What to do:
The answer is every line of the records that holds the word "Homologous", copied in full.
Top of Data for analysis
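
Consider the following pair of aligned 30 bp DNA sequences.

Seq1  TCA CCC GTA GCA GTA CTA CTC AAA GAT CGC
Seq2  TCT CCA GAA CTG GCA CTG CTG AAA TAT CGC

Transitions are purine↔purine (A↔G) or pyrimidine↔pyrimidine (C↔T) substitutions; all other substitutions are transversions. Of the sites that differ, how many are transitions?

The sequences differ at positions 3 (A/T, transversion), 6 (C/A, transversion), 8 (T/A, transversion), 10 (G/C, transversion), 11 (C/T, transition), 12 (A/G, transition), 14 (T/C, transition), 18 (A/G, transition), 21 (C/G, transversion), 25 (G/T, transversion).
Of the 10 differences, 4 transitions and 6 transversions, so the answer is 4.

4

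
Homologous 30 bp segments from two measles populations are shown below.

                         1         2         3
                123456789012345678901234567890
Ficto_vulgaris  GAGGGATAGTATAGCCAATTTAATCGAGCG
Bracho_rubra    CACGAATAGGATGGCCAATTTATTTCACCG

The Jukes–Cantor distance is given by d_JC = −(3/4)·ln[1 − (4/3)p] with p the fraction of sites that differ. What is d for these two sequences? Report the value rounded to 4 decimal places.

The sequences differ at positions 1 (G/C), 3 (G/C), 5 (G/A), 10 (T/G), 13 (A/G), 23 (A/T), 25 (C/T), 26 (G/C), 28 (G/C).
p = 9/30 = 0.300000.
d = −0.75 · ln(1 − (4/3)·0.300000) = −0.75 · ln(0.600000) = −0.75 · (-0.510826) = 0.3831.

0.3831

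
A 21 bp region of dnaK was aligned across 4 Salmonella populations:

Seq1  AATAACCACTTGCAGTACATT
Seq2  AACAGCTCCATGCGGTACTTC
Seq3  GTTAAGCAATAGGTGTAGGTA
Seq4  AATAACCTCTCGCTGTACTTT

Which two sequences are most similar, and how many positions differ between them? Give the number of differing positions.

4

Pairwise Hamming distances:
  Seq1 vs Seq2: 8
  Seq1 vs Seq3: 10
  Seq1 vs Seq4: 4
  Seq2 vs Seq3: 15
  Seq2 vs Seq4: 8
  Seq3 vs Seq4: 10
The smallest is 4, between Seq1 and Seq4.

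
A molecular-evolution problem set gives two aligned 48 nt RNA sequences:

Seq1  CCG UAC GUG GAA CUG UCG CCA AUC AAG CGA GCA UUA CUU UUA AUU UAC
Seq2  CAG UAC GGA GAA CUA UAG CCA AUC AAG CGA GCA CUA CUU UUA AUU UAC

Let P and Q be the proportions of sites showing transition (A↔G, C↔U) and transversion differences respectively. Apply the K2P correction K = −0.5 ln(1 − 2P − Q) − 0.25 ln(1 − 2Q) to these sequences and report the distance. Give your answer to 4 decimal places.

The sequences differ at positions 2 (C/A, transversion), 8 (U/G, transversion), 9 (G/A, transition), 15 (G/A, transition), 17 (C/A, transversion), 34 (U/C, transition).
Of the 6 differences, 3 transitions and 3 transversions over 48 sites: P = 3/48 = 0.062500, Q = 3/48 = 0.062500.
d = −0.5·ln(0.812500) − 0.25·ln(0.875000) = −0.5·(-0.207639) − 0.25·(-0.133531) = 0.1372.

0.1372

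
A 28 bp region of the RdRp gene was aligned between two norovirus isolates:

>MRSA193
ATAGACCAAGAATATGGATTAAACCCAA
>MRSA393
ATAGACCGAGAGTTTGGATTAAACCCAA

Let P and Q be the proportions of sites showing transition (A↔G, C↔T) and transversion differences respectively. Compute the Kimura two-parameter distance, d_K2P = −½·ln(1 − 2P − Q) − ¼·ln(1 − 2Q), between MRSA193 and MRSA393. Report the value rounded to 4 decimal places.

0.1169

Differing sites — 8:A/G (Ti); 12:A/G (Ti); 14:A/T (Tv).
Of the 3 differences, 2 transitions and 1 transversion over 28 sites: P = 2/28 = 0.071429, Q = 1/28 = 0.035714.
d = −0.5·ln(0.821428) − 0.25·ln(0.928572) = −0.5·(-0.196711) − 0.25·(-0.074107) = 0.1169.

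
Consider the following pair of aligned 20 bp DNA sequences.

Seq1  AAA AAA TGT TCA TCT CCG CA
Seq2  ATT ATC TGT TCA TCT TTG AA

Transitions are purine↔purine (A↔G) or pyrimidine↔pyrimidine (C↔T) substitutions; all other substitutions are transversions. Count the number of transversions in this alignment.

5

Differing sites — 2:A/T (Tv); 3:A/T (Tv); 5:A/T (Tv); 6:A/C (Tv); 16:C/T (Ti); 17:C/T (Ti); 19:C/A (Tv).
Of the 7 differences, 2 transitions and 5 transversions, so the answer is 5.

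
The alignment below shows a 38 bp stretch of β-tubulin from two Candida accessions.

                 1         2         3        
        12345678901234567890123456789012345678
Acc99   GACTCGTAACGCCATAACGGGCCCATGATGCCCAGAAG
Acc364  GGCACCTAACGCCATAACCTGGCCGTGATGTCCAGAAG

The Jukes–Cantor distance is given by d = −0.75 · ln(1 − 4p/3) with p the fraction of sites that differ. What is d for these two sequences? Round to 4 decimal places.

Differing sites — 2:A/G; 4:T/A; 6:G/C; 19:G/C; 20:G/T; 22:C/G; 25:A/G; 31:C/T.
p = 8/38 = 0.210526.
d = −0.75 · ln(1 − (4/3)·0.210526) = −0.75 · ln(0.719299) = −0.75 · (-0.329478) = 0.2471.

0.2471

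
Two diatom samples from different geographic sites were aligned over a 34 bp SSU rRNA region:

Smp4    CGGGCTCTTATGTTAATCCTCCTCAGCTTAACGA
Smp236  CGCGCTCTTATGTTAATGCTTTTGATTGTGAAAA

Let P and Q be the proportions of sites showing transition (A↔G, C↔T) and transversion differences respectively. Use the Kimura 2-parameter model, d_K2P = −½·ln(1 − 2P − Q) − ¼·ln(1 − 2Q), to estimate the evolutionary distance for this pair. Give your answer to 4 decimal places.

Mismatches occur at site 3 (G→C, transversion), site 18 (C→G, transversion), site 21 (C→T, transition), site 22 (C→T, transition), site 24 (C→G, transversion), site 26 (G→T, transversion), site 27 (C→T, transition), site 28 (T→G, transversion), site 30 (A→G, transition), site 32 (C→A, transversion), site 33 (G→A, transition).
Of the 11 differences, 5 transitions and 6 transversions over 34 sites: P = 5/34 = 0.147059, Q = 6/34 = 0.176471.
d = −0.5·ln(0.529411) − 0.25·ln(0.647058) = −0.5·(-0.635990) − 0.25·(-0.435319) = 0.4268.

0.4268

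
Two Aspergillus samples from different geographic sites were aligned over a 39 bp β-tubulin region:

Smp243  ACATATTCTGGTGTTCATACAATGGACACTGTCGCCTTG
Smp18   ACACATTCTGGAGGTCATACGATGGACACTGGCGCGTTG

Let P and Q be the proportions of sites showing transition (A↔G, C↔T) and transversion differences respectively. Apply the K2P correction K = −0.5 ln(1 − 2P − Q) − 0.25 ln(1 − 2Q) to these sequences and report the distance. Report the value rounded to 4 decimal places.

Mismatches occur at site 4 (T↔C, transition), site 12 (T↔A, transversion), site 14 (T↔G, transversion), site 21 (A↔G, transition), site 32 (T↔G, transversion), site 36 (C↔G, transversion).
Of the 6 differences, 2 transitions and 4 transversions over 39 sites: P = 2/39 = 0.051282, Q = 4/39 = 0.102564.
d = −0.5·ln(0.794872) − 0.25·ln(0.794872) = −0.5·(-0.229574) − 0.25·(-0.229574) = 0.1722.

0.1722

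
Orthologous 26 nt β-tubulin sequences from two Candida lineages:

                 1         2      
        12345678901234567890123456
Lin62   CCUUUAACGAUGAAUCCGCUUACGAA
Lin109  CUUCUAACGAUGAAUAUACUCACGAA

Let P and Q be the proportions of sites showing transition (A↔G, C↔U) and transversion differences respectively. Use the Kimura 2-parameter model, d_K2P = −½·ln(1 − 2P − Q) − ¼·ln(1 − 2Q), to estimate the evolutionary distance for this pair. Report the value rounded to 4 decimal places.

0.2950

Mismatches occur at site 2 (C↔U, transition), site 4 (U↔C, transition), site 16 (C↔A, transversion), site 17 (C↔U, transition), site 18 (G↔A, transition), site 21 (U↔C, transition).
Of the 6 differences, 5 transitions and 1 transversion over 26 sites: P = 5/26 = 0.192308, Q = 1/26 = 0.038462.
d = −0.5·ln(0.576922) − 0.25·ln(0.923076) = −0.5·(-0.550048) − 0.25·(-0.080044) = 0.2950.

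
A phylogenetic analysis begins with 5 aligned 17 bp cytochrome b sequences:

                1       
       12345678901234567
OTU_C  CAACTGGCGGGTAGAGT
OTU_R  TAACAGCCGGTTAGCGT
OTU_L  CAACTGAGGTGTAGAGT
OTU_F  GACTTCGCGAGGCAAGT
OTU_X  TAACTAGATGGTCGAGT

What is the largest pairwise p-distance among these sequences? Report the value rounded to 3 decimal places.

Pairwise Hamming distances:
  OTU_C vs OTU_R: 5
  OTU_C vs OTU_L: 3
  OTU_C vs OTU_F: 8
  OTU_C vs OTU_X: 5
  OTU_R vs OTU_L: 7
  OTU_R vs OTU_F: 12
  OTU_R vs OTU_X: 8
  OTU_L vs OTU_F: 10
  OTU_L vs OTU_X: 7
  OTU_F vs OTU_X: 9
The largest is 12 mismatches, between OTU_R and OTU_F; p = 12/17 = 0.706.

0.706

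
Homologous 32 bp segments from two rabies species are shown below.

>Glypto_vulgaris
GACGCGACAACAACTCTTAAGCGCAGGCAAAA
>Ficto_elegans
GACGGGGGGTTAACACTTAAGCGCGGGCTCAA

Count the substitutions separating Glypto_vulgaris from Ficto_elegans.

The sequences differ at positions 5 (C/G), 7 (A/G), 8 (C/G), 9 (A/G), 10 (A/T), 11 (C/T), 15 (T/A), 25 (A/G), 29 (A/T), 30 (A/C).
That gives 10 mismatches out of 32 aligned sites, so the Hamming distance is 10.

10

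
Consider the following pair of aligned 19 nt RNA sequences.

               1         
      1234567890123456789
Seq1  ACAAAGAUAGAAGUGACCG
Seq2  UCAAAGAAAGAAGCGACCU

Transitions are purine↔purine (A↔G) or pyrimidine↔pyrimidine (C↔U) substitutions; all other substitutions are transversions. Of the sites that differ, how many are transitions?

1

Mismatches occur at site 1 (A→U, transversion), site 8 (U→A, transversion), site 14 (U→C, transition), site 19 (G→U, transversion).
Of the 4 differences, 1 transition and 3 transversions, so the answer is 1.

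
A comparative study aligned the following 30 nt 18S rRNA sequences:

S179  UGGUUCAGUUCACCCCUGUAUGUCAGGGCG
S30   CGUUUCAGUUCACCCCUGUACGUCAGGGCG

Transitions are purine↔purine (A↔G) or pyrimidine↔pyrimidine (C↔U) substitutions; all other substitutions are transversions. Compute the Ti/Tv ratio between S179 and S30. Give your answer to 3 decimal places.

Mismatches occur at site 1 (U/C, transition), site 3 (G/U, transversion), site 21 (U/C, transition).
Of the 3 differences, 2 transitions and 1 transversion, so Ti/Tv = 2/1 = 2.000.

2.000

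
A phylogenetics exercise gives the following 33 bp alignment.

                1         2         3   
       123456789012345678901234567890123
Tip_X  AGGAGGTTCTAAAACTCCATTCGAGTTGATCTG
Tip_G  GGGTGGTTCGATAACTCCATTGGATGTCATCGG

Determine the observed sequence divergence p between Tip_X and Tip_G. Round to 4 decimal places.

0.2727

Mismatches occur at site 1 (A→G), site 4 (A→T), site 10 (T→G), site 12 (A→T), site 22 (C→G), site 25 (G→T), site 26 (T→G), site 28 (G→C), site 32 (T→G).
There are 9 differences over 33 sites, so p = 9/33 = 0.2727.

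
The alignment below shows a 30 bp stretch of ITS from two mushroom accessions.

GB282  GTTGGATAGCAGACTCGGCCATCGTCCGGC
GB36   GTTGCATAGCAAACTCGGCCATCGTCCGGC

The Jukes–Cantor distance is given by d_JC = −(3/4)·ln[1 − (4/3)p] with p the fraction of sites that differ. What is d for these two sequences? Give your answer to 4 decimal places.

0.0698

Differing sites — 5:G/C; 12:G/A.
p = 2/30 = 0.066667.
d = −0.75 · ln(1 − (4/3)·0.066667) = −0.75 · ln(0.911111) = −0.75 · (-0.093091) = 0.0698.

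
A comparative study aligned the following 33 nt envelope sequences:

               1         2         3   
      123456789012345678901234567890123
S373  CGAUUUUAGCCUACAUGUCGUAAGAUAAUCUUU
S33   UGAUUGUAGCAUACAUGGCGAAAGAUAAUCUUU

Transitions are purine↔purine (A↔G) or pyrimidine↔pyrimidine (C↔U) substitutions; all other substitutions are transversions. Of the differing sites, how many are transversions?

The sequences differ at positions 1 (C/U, transition), 6 (U/G, transversion), 11 (C/A, transversion), 18 (U/G, transversion), 21 (U/A, transversion).
Of the 5 differences, 1 transition and 4 transversions, so the answer is 4.

4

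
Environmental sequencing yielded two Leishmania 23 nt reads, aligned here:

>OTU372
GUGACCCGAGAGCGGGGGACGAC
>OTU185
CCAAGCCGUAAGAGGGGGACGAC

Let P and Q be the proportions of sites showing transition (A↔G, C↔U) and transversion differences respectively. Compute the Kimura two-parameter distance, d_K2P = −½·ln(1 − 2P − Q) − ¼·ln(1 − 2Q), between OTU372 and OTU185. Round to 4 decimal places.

Differing sites — 1:G/C (Tv); 2:U/C (Ti); 3:G/A (Ti); 5:C/G (Tv); 9:A/U (Tv); 10:G/A (Ti); 13:C/A (Tv).
Of the 7 differences, 3 transitions and 4 transversions over 23 sites: P = 3/23 = 0.130435, Q = 4/23 = 0.173913.
d = −0.5·ln(0.565217) − 0.25·ln(0.652174) = −0.5·(-0.570546) − 0.25·(-0.427444) = 0.3921.

0.3921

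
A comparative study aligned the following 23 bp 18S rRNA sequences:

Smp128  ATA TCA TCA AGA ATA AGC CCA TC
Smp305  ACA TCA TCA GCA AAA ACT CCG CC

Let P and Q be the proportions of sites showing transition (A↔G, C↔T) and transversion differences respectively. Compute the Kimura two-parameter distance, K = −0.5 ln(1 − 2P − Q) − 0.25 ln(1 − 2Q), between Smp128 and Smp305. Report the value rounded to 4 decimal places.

Mismatches occur at site 2 (T↔C, transition), site 10 (A↔G, transition), site 11 (G↔C, transversion), site 14 (T↔A, transversion), site 17 (G↔C, transversion), site 18 (C↔T, transition), site 21 (A↔G, transition), site 22 (T↔C, transition).
Of the 8 differences, 5 transitions and 3 transversions over 23 sites: P = 5/23 = 0.217391, Q = 3/23 = 0.130435.
d = −0.5·ln(0.434783) − 0.25·ln(0.739130) = −0.5·(-0.832908) − 0.25·(-0.302281) = 0.4920.

0.4920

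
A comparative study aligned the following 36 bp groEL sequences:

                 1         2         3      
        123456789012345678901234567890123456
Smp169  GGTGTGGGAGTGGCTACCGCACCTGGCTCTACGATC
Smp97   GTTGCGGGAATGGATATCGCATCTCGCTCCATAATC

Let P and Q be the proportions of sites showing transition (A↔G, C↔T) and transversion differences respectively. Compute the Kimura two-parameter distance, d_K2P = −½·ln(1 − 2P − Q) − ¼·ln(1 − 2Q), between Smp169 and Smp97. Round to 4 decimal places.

Differing sites — 2:G/T (Tv); 5:T/C (Ti); 10:G/A (Ti); 14:C/A (Tv); 17:C/T (Ti); 22:C/T (Ti); 25:G/C (Tv); 30:T/C (Ti); 32:C/T (Ti); 33:G/A (Ti).
Of the 10 differences, 7 transitions and 3 transversions over 36 sites: P = 7/36 = 0.194444, Q = 3/36 = 0.083333.
d = −0.5·ln(0.527779) − 0.25·ln(0.833334) = −0.5·(-0.639078) − 0.25·(-0.182321) = 0.3651.

0.3651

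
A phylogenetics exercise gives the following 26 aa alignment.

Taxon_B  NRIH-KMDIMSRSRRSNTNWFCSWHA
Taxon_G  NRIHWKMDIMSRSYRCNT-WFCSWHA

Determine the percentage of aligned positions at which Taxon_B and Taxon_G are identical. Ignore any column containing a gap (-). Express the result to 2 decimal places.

Excluding the 2 gap columns leaves 24 comparable sites.
Mismatches occur at site 14 (R→Y), site 16 (S→C).
22 of the 24 comparable sites match, so the percent identity is 22/24 × 100 = 91.67%.

91.67%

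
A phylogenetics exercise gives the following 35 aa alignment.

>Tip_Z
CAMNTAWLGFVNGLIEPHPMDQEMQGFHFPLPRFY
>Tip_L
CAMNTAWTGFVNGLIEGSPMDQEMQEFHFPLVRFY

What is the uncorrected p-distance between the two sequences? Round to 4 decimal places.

0.1429

Mismatches occur at site 8 (L/T), site 17 (P/G), site 18 (H/S), site 26 (G/E), site 32 (P/V).
There are 5 differences over 35 sites, so p = 5/35 = 0.1429.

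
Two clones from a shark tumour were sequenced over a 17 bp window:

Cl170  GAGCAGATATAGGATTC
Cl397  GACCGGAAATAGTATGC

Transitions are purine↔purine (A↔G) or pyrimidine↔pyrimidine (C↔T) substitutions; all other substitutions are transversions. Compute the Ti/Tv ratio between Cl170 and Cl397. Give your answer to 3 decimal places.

The sequences differ at positions 3 (G/C, transversion), 5 (A/G, transition), 8 (T/A, transversion), 13 (G/T, transversion), 16 (T/G, transversion).
Of the 5 differences, 1 transition and 4 transversions, so Ti/Tv = 1/4 = 0.250.

0.250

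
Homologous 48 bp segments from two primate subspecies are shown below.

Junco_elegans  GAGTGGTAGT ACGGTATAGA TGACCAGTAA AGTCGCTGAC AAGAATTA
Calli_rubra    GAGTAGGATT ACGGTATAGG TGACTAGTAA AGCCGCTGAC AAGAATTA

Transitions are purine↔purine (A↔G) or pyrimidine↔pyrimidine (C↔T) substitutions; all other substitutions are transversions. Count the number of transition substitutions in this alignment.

4

Mismatches occur at site 5 (G→A, transition), site 7 (T→G, transversion), site 9 (G→T, transversion), site 20 (A→G, transition), site 25 (C→T, transition), site 33 (T→C, transition).
Of the 6 differences, 4 transitions and 2 transversions, so the answer is 4.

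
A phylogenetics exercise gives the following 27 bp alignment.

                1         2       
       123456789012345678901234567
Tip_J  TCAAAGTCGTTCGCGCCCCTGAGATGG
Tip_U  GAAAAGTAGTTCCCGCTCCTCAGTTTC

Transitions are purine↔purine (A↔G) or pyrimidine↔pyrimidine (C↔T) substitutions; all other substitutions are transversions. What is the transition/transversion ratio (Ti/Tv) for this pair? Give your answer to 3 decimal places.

0.125

The sequences differ at positions 1 (T/G, transversion), 2 (C/A, transversion), 8 (C/A, transversion), 13 (G/C, transversion), 17 (C/T, transition), 21 (G/C, transversion), 24 (A/T, transversion), 26 (G/T, transversion), 27 (G/C, transversion).
Of the 9 differences, 1 transition and 8 transversions, so Ti/Tv = 1/8 = 0.125.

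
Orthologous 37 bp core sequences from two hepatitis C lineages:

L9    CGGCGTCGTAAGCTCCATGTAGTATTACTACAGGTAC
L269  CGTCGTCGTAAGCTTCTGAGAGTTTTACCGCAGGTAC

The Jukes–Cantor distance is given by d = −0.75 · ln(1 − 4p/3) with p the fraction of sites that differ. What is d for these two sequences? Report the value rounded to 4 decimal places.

0.2940

Mismatches occur at site 3 (G↔T), site 15 (C↔T), site 17 (A↔T), site 18 (T↔G), site 19 (G↔A), site 20 (T↔G), site 24 (A↔T), site 29 (T↔C), site 30 (A↔G).
p = 9/37 = 0.243243.
d = −0.75 · ln(1 − (4/3)·0.243243) = −0.75 · ln(0.675676) = −0.75 · (-0.392042) = 0.2940.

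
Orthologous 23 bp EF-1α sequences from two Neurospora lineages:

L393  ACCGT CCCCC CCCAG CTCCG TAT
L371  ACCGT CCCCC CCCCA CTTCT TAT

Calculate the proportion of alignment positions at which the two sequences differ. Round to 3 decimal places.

0.174

Mismatches occur at site 14 (A→C), site 15 (G→A), site 18 (C→T), site 20 (G→T).
There are 4 differences over 23 sites, so p = 4/23 = 0.174.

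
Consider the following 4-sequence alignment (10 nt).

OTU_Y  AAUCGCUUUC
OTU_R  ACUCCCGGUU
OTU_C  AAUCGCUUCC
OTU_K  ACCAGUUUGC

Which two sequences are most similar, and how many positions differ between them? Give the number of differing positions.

Pairwise Hamming distances:
  OTU_Y vs OTU_R: 5
  OTU_Y vs OTU_C: 1
  OTU_Y vs OTU_K: 5
  OTU_R vs OTU_C: 6
  OTU_R vs OTU_K: 8
  OTU_C vs OTU_K: 5
The smallest is 1, between OTU_Y and OTU_C.

1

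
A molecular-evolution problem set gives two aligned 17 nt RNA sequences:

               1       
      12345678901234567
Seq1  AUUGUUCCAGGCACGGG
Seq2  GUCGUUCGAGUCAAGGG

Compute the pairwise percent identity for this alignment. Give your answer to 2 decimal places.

70.59%

Mismatches occur at site 1 (A→G), site 3 (U→C), site 8 (C→G), site 11 (G→U), site 14 (C→A).
12 of the 17 sites match, so the percent identity is 12/17 × 100 = 70.59%.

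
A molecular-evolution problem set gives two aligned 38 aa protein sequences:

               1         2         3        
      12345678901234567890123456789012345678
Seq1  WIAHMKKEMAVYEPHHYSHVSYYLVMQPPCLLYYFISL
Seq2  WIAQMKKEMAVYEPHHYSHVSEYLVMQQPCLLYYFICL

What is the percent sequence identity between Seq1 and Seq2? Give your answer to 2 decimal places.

89.47%

Mismatches occur at site 4 (H/Q), site 22 (Y/E), site 28 (P/Q), site 37 (S/C).
34 of the 38 sites match, so the percent identity is 34/38 × 100 = 89.47%.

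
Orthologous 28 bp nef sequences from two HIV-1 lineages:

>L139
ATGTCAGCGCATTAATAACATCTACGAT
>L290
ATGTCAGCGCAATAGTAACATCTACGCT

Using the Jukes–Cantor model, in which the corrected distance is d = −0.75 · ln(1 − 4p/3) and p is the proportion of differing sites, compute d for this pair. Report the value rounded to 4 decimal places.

Differing sites — 12:T/A; 15:A/G; 27:A/C.
p = 3/28 = 0.107143.
d = −0.75 · ln(1 − (4/3)·0.107143) = −0.75 · ln(0.857143) = −0.75 · (-0.154151) = 0.1156.

0.1156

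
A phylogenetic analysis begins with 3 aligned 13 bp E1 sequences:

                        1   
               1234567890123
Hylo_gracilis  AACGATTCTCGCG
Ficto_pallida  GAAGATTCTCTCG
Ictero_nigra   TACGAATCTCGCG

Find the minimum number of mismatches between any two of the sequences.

2

Pairwise Hamming distances:
  Hylo_gracilis vs Ficto_pallida: 3
  Hylo_gracilis vs Ictero_nigra: 2
  Ficto_pallida vs Ictero_nigra: 4
The smallest is 2, between Hylo_gracilis and Ictero_nigra.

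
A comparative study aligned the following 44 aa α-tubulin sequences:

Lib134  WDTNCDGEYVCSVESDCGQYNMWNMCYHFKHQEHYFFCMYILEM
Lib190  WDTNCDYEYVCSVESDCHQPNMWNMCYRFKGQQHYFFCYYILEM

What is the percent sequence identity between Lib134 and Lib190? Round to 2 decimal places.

84.09%

The sequences differ at positions 7 (G/Y), 18 (G/H), 20 (Y/P), 28 (H/R), 31 (H/G), 33 (E/Q), 39 (M/Y).
37 of the 44 sites match, so the percent identity is 37/44 × 100 = 84.09%.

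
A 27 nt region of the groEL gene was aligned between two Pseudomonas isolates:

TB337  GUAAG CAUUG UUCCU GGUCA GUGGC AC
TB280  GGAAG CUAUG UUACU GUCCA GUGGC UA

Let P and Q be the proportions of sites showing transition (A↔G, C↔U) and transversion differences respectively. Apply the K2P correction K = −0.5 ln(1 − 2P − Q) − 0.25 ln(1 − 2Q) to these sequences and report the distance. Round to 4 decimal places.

0.3855

The sequences differ at positions 2 (U/G, transversion), 7 (A/U, transversion), 8 (U/A, transversion), 13 (C/A, transversion), 17 (G/U, transversion), 18 (U/C, transition), 26 (A/U, transversion), 27 (C/A, transversion).
Of the 8 differences, 1 transition and 7 transversions over 27 sites: P = 1/27 = 0.037037, Q = 7/27 = 0.259259.
d = −0.5·ln(0.666667) − 0.25·ln(0.481482) = −0.5·(-0.405465) − 0.25·(-0.730886) = 0.3855.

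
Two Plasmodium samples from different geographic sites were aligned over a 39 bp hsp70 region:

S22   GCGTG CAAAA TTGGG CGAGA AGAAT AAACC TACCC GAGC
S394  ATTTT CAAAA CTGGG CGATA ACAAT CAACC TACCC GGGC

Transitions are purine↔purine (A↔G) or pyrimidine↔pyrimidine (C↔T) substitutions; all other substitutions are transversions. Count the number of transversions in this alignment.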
Bottom of Data for analysis
Exercise output:
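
Homologous 30 bp segments from two measles populations are shown below.
Homologous 32 bp segments from two rabies species are shown below.
Homologous 48 bp segments from two primate subspecies are shown below.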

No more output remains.